- WORK INSTRUCTIONS
A word-for-word restatement of the data is what is needed.

▬▬▬▬▬▬

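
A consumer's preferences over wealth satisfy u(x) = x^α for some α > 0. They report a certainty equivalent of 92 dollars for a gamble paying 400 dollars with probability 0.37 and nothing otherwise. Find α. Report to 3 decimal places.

EU(lottery) = 0.37·400^α + 0.63·0 = 0.37·400^α.
Indifference: 92^α = 0.37·400^α, so (92/400)^α = 0.37.
Take logs: α = ln 0.37 / ln(92/400) ≈ 0.67651.

α ≈ 0.677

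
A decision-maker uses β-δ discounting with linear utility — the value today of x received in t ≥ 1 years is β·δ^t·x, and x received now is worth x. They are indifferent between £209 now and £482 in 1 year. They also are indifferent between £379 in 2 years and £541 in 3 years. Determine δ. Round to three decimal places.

δ ≈ 0.701

Both payoffs in the second observation are in the future, so β drops out: δ^2·379 = δ^3·541 ⇒ δ = 379/541 = 0.70055.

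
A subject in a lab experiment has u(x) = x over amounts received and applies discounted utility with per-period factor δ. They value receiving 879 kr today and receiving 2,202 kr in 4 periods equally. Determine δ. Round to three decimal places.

Equating discounted utilities: u(879) = δ^4·u(2202) ⇒ δ^4 = u(879)/u(2202).
With u(x) = x: δ^4 = 879/2202 = 0.39918.
Hence δ = (0.39918)^(1/4) = 0.79486.

δ ≈ 0.795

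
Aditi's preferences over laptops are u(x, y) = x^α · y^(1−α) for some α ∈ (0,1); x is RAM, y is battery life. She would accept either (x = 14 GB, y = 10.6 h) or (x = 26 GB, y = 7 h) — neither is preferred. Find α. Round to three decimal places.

The Cobb–Douglas utilities coincide, so 14^α·10.6^(1−α) = 26^α·7^(1−α).
(14/26)^α = (7/10.6)^(1−α); take logs: α·ln(14/26) = (1−α)·ln(7/10.6), i.e. α·-0.619039 = (1−α)·-0.414944.
Thus α·(-1.033983) = -0.414944, so α = -0.414944/-1.033983 ≈ 0.401.

α ≈ 0.401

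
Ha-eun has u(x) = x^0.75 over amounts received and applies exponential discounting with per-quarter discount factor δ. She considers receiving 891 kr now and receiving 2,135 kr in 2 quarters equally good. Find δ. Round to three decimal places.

Equating discounted utilities: u(891) = δ^2·u(2135) ⇒ δ^2 = u(891)/u(2135).
With u(x) = x^0.75: δ^2 = 891^0.75/2135^0.75 = (891/2135)^0.75 = 0.51923.
Hence δ = (0.51923)^(1/2) = 0.72058.

δ ≈ 0.721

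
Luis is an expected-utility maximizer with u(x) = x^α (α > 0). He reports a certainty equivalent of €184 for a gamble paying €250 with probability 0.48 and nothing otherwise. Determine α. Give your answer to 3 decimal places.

The lottery's expected utility is 0.48·u(250) + 0.52·u(0) = 0.48·250^α (since u(0) = 0 for α > 0).
Indifference: 184^α = 0.48·250^α, so (184/250)^α = 0.48.
α = ln(0.48) / ln(184/250) = -0.733969/-0.306525 ≈ 2.394.

α ≈ 2.394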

▬▬▬▬▬▬

- WRITTEN SOLUTION
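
A consumer's preferences over wealth satisfy u(x) = x^α for some α > 0. They report a certainty equivalent of 92 dollars for a gamble paying 400 dollars with probability 0.37 and nothing otherwise. Find α. Report to 3 decimal places.

EU(lottery) = 0.37·400^α + 0.63·0 = 0.37·400^α.
Indifference: 92^α = 0.37·400^α, so (92/400)^α = 0.37.
Take logs: α = ln 0.37 / ln(92/400) ≈ 0.67651.

α ≈ 0.677

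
A decision-maker uses β-δ discounting with linear utility — the value today of x received in t ≥ 1 years is β·δ^t·x, and x received now is worth x. They are indifferent between £209 now and £482 in 1 year. They also are indifferent between £379 in 2 years and £541 in 3 years. Determine δ. Round to three decimal places.

δ ≈ 0.701

Both payoffs in the second observation are in the future, so β drops out: δ^2·379 = δ^3·541 ⇒ δ = 379/541 = 0.70055.

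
A subject in a lab experiment has u(x) = x over amounts received and applies discounted utility with per-period factor δ. They value receiving 879 kr today and receiving 2,202 kr in 4 periods equally. Determine δ. Round to three decimal places.

Equating discounted utilities: u(879) = δ^4·u(2202) ⇒ δ^4 = u(879)/u(2202).
With u(x) = x: δ^4 = 879/2202 = 0.39918.
Hence δ = (0.39918)^(1/4) = 0.79486.

δ ≈ 0.795

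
Aditi's preferences over laptops are u(x, y) = x^α · y^(1−α) for some α ∈ (0,1); x is RAM, y is battery life. She would accept either (x = 14 GB, y = 10.6 h) or (x = 26 GB, y = 7 h) — neither is preferred. Find α. Round to three decimal places.

The Cobb–Douglas utilities coincide, so 14^α·10.6^(1−α) = 26^α·7^(1−α).
(14/26)^α = (7/10.6)^(1−α); take logs: α·ln(14/26) = (1−α)·ln(7/10.6), i.e. α·-0.619039 = (1−α)·-0.414944.
Thus α·(-1.033983) = -0.414944, so α = -0.414944/-1.033983 ≈ 0.401.

α ≈ 0.401

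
Ha-eun has u(x) = x^0.75 over amounts received and applies exponential discounting with per-quarter discount factor δ. She considers receiving 891 kr now and receiving 2,135 kr in 2 quarters equally good. Find δ. Round to three decimal places.

Equating discounted utilities: u(891) = δ^2·u(2135) ⇒ δ^2 = u(891)/u(2135).
With u(x) = x^0.75: δ^2 = 891^0.75/2135^0.75 = (891/2135)^0.75 = 0.51923.
Hence δ = (0.51923)^(1/2) = 0.72058.

δ ≈ 0.721

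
Luis is an expected-utility maximizer with u(x) = x^α (α > 0). He reports a certainty equivalent of €184 for a gamble paying €250 with probability 0.48 and nothing otherwise. Determine α. Give your answer to 3 decimal places.

The lottery's expected utility is 0.48·u(250) + 0.52·u(0) = 0.48·250^α (since u(0) = 0 for α > 0).
Indifference: 184^α = 0.48·250^α, so (184/250)^α = 0.48.
α = ln(0.48) / ln(184/250) = -0.733969/-0.306525 ≈ 2.394.

α ≈ 2.394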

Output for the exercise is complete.